** BRIEF **
Reproduce the first line of the entries that follow and each later line, word for word, ending with the one containing "When a rule".

** Stored data entries **
BEGIN
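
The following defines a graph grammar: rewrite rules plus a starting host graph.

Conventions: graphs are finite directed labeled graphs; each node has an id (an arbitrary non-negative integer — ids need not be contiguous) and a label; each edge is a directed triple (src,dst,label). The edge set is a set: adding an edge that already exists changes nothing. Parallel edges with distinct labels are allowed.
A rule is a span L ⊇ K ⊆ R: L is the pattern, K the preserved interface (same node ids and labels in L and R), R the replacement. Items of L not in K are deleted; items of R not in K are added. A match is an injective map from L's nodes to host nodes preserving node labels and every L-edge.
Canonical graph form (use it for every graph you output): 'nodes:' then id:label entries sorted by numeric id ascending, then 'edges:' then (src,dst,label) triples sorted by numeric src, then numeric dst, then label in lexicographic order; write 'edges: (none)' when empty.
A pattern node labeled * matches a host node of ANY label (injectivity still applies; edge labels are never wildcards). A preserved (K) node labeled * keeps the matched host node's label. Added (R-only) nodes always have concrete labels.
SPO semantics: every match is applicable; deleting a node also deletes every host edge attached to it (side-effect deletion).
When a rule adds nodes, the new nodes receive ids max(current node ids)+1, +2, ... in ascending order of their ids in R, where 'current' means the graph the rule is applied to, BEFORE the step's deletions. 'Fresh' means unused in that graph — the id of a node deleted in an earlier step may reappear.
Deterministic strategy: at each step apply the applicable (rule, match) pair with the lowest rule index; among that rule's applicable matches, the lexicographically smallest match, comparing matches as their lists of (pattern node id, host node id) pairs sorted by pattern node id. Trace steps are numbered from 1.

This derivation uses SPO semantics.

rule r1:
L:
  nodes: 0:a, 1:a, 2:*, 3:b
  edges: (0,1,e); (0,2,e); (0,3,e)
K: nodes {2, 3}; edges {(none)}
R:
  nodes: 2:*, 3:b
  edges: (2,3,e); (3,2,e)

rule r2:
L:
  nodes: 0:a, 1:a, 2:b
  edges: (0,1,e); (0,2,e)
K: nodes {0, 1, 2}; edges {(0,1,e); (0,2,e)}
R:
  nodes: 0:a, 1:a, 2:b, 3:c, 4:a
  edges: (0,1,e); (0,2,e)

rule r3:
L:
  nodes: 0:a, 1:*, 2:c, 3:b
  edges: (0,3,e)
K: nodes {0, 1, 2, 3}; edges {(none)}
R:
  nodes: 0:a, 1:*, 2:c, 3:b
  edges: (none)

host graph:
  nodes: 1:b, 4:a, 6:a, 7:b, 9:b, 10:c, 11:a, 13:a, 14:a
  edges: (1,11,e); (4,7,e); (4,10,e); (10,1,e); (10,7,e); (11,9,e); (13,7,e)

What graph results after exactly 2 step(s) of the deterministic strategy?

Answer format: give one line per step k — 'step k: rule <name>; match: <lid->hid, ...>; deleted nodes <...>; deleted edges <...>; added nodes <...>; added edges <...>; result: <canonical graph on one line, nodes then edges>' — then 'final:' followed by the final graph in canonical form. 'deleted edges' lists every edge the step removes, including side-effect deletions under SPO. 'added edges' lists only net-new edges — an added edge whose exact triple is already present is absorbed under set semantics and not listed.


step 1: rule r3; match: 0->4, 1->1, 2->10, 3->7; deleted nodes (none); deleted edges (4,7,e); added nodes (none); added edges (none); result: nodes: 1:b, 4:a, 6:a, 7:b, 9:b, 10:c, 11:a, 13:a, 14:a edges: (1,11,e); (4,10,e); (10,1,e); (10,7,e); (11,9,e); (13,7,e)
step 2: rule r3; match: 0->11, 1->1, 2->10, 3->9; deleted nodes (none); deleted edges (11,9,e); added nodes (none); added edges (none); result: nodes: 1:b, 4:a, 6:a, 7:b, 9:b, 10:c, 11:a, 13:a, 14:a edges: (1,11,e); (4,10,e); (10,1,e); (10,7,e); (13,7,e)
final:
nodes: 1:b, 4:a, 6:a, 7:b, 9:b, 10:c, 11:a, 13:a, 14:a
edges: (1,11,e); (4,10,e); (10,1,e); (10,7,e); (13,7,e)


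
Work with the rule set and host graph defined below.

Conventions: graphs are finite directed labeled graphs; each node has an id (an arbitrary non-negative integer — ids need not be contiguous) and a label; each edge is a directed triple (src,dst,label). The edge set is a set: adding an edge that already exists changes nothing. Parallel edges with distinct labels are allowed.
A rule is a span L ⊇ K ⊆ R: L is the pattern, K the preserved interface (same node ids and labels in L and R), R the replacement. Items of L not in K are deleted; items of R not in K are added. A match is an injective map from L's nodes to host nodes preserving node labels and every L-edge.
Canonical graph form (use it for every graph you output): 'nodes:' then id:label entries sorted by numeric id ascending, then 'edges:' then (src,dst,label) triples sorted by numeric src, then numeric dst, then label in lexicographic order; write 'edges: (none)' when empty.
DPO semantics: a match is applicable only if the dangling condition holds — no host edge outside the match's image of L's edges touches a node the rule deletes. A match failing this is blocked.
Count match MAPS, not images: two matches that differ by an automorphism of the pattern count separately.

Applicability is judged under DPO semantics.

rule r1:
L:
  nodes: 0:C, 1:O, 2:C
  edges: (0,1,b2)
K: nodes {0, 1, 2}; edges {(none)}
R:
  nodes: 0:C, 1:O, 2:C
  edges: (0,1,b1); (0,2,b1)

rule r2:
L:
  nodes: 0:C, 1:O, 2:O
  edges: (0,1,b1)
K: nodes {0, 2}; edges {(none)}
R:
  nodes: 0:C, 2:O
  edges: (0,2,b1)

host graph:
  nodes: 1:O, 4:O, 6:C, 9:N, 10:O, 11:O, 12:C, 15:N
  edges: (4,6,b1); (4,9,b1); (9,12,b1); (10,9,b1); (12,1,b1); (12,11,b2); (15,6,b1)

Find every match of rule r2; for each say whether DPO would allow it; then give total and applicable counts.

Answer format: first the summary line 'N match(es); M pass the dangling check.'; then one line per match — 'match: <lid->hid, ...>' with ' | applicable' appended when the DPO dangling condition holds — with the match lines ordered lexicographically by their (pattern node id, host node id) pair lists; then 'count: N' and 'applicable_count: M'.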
END
** YOUR RESPONSE **
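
The following defines a graph grammar: rewrite rules plus a starting host graph.

Conventions: graphs are finite directed labeled graphs; each node has an id (an arbitrary non-negative integer — ids need not be contiguous) and a label; each edge is a directed triple (src,dst,label). The edge set is a set: adding an edge that already exists changes nothing. Parallel edges with distinct labels are allowed.
A rule is a span L ⊇ K ⊆ R: L is the pattern, K the preserved interface (same node ids and labels in L and R), R the replacement. Items of L not in K are deleted; items of R not in K are added. A match is an injective map from L's nodes to host nodes preserving node labels and every L-edge.
Canonical graph form (use it for every graph you output): 'nodes:' then id:label entries sorted by numeric id ascending, then 'edges:' then (src,dst,label) triples sorted by numeric src, then numeric dst, then label in lexicographic order; write 'edges: (none)' when empty.
A pattern node labeled * matches a host node of ANY label (injectivity still applies; edge labels are never wildcards). A preserved (K) node labeled * keeps the matched host node's label. Added (R-only) nodes always have concrete labels.
SPO semantics: every match is applicable; deleting a node also deletes every host edge attached to it (side-effect deletion).
When a rule adds nodes, the new nodes receive ids max(current node ids)+1, +2, ... in ascending order of their ids in R, where 'current' means the graph the rule is applied to, BEFORE the step's deletions. 'Fresh' means unused in that graph — the id of a node deleted in an earlier step may reappear.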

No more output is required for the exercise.